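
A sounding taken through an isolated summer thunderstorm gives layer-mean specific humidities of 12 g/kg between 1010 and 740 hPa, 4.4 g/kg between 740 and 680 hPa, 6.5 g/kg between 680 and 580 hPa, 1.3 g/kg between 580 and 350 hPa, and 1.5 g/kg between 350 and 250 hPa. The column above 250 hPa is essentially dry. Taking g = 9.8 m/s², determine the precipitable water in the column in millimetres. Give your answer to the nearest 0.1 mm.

Precipitable water is the column-integrated vapour mass per unit area: PW = (1/g) Σ q̄ Δp, with q in kg/kg and Δp in Pa (1 kg/m² of water = 1 mm).
Layer 1010–740 hPa: Δp = 270 hPa = 27000 Pa, q̄ = 0.012 kg/kg → 0.012 × 27000 / 9.8 = 33.06 mm
Layer 740–680 hPa: Δp = 60 hPa = 6000 Pa, q̄ = 0.0044 kg/kg → 0.0044 × 6000 / 9.8 = 2.69 mm
Layer 680–580 hPa: Δp = 100 hPa = 10000 Pa, q̄ = 0.0065 kg/kg → 0.0065 × 10000 / 9.8 = 6.63 mm
Layer 580–350 hPa: Δp = 230 hPa = 23000 Pa, q̄ = 0.0013 kg/kg → 0.0013 × 23000 / 9.8 = 3.05 mm
Layer 350–250 hPa: Δp = 100 hPa = 10000 Pa, q̄ = 0.0015 kg/kg → 0.0015 × 10000 / 9.8 = 1.53 mm
PW = 33.06 + 2.69 + 6.63 + 3.05 + 1.53 = 46.96 ≈ 47.0 mm.

PW ≈ 47.0 mm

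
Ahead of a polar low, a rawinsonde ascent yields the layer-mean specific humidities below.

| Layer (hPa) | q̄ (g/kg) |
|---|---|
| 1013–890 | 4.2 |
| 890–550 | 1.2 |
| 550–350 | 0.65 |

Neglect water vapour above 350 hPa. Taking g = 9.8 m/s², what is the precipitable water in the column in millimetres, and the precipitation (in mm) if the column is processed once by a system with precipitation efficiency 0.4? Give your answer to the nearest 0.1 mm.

Precipitable water is the column-integrated vapour mass per unit area: PW = (1/g) Σ q̄ Δp, with q in kg/kg and Δp in Pa (1 kg/m² of water = 1 mm).
Layer 1013–890 hPa: Δp = 123 hPa = 12300 Pa, q̄ = 0.0042 kg/kg → 0.0042 × 12300 / 9.8 = 5.27 mm
Layer 890–550 hPa: Δp = 340 hPa = 34000 Pa, q̄ = 0.0012 kg/kg → 0.0012 × 34000 / 9.8 = 4.16 mm
Layer 550–350 hPa: Δp = 200 hPa = 20000 Pa, q̄ = 0.00065 kg/kg → 0.00065 × 20000 / 9.8 = 1.33 mm
PW = 5.27 + 4.16 + 1.33 = 10.76 ≈ 10.8 mm.
Precipitation = ε × PW = 0.4 × 10.8 = 4.3 mm.

PW ≈ 10.8 mm; precipitation ≈ 4.3 mm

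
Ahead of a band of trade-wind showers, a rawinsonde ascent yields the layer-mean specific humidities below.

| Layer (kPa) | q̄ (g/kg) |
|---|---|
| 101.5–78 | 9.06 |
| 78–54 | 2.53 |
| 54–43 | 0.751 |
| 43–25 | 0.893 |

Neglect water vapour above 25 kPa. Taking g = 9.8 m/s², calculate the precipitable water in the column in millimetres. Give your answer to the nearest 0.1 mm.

PW ≈ 30.4 mm

Precipitable water is the column-integrated vapour mass per unit area: PW = (1/g) Σ q̄ Δp, with q in kg/kg and Δp in Pa (1 kg/m² of water = 1 mm).
Layer 101.5–78 kPa: Δp = 235 hPa = 23500 Pa, q̄ = 0.00906 kg/kg → 0.00906 × 23500 / 9.8 = 21.73 mm
Layer 78–54 kPa: Δp = 240 hPa = 24000 Pa, q̄ = 0.00253 kg/kg → 0.00253 × 24000 / 9.8 = 6.20 mm
Layer 54–43 kPa: Δp = 110 hPa = 11000 Pa, q̄ = 0.000751 kg/kg → 0.000751 × 11000 / 9.8 = 0.84 mm
Layer 43–25 kPa: Δp = 180 hPa = 18000 Pa, q̄ = 0.000893 kg/kg → 0.000893 × 18000 / 9.8 = 1.64 mm
PW = 21.73 + 6.20 + 0.84 + 1.64 = 30.41 ≈ 30.4 mm.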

* * *

Everything from the first line of the records through the line containing "78–54 | 2.53 |" is to be set down exactly, while later lines are left out.

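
A sounding taken through an isolated summer thunderstorm gives layer-mean specific humidities of 12 g/kg between 1010 and 740 hPa, 4.4 g/kg between 740 and 680 hPa, 6.5 g/kg between 680 and 580 hPa, 1.3 g/kg between 580 and 350 hPa, and 1.5 g/kg between 350 and 250 hPa. The column above 250 hPa is essentially dry. Taking g = 9.8 m/s², determine the precipitable water in the column in millimetres. Give your answer to the nearest 0.1 mm.

Precipitable water is the column-integrated vapour mass per unit area: PW = (1/g) Σ q̄ Δp, with q in kg/kg and Δp in Pa (1 kg/m² of water = 1 mm).
Layer 1010–740 hPa: Δp = 270 hPa = 27000 Pa, q̄ = 0.012 kg/kg → 0.012 × 27000 / 9.8 = 33.06 mm
Layer 740–680 hPa: Δp = 60 hPa = 6000 Pa, q̄ = 0.0044 kg/kg → 0.0044 × 6000 / 9.8 = 2.69 mm
Layer 680–580 hPa: Δp = 100 hPa = 10000 Pa, q̄ = 0.0065 kg/kg → 0.0065 × 10000 / 9.8 = 6.63 mm
Layer 580–350 hPa: Δp = 230 hPa = 23000 Pa, q̄ = 0.0013 kg/kg → 0.0013 × 23000 / 9.8 = 3.05 mm
Layer 350–250 hPa: Δp = 100 hPa = 10000 Pa, q̄ = 0.0015 kg/kg → 0.0015 × 10000 / 9.8 = 1.53 mm
PW = 33.06 + 2.69 + 6.63 + 3.05 + 1.53 = 46.96 ≈ 47.0 mm.

PW ≈ 47.0 mm

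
Ahead of a polar low, a rawinsonde ascent yields the layer-mean specific humidities below.

| Layer (hPa) | q̄ (g/kg) |
|---|---|
| 1013–890 | 4.2 |
| 890–550 | 1.2 |
| 550–350 | 0.65 |

Neglect water vapour above 350 hPa. Taking g = 9.8 m/s², what is the precipitable water in the column in millimetres, and the precipitation (in mm) if the column is processed once by a system with precipitation efficiency 0.4? Give your answer to the nearest 0.1 mm.

Precipitable water is the column-integrated vapour mass per unit area: PW = (1/g) Σ q̄ Δp, with q in kg/kg and Δp in Pa (1 kg/m² of water = 1 mm).
Layer 1013–890 hPa: Δp = 123 hPa = 12300 Pa, q̄ = 0.0042 kg/kg → 0.0042 × 12300 / 9.8 = 5.27 mm
Layer 890–550 hPa: Δp = 340 hPa = 34000 Pa, q̄ = 0.0012 kg/kg → 0.0012 × 34000 / 9.8 = 4.16 mm
Layer 550–350 hPa: Δp = 200 hPa = 20000 Pa, q̄ = 0.00065 kg/kg → 0.00065 × 20000 / 9.8 = 1.33 mm
PW = 5.27 + 4.16 + 1.33 = 10.76 ≈ 10.8 mm.
Precipitation = ε × PW = 0.4 × 10.8 = 4.3 mm.

PW ≈ 10.8 mm; precipitation ≈ 4.3 mm

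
Ahead of a band of trade-wind showers, a rawinsonde ascent yields the layer-mean specific humidities below.

| Layer (kPa) | q̄ (g/kg) |
|---|---|
| 101.5–78 | 9.06 |
| 78–54 | 2.53 |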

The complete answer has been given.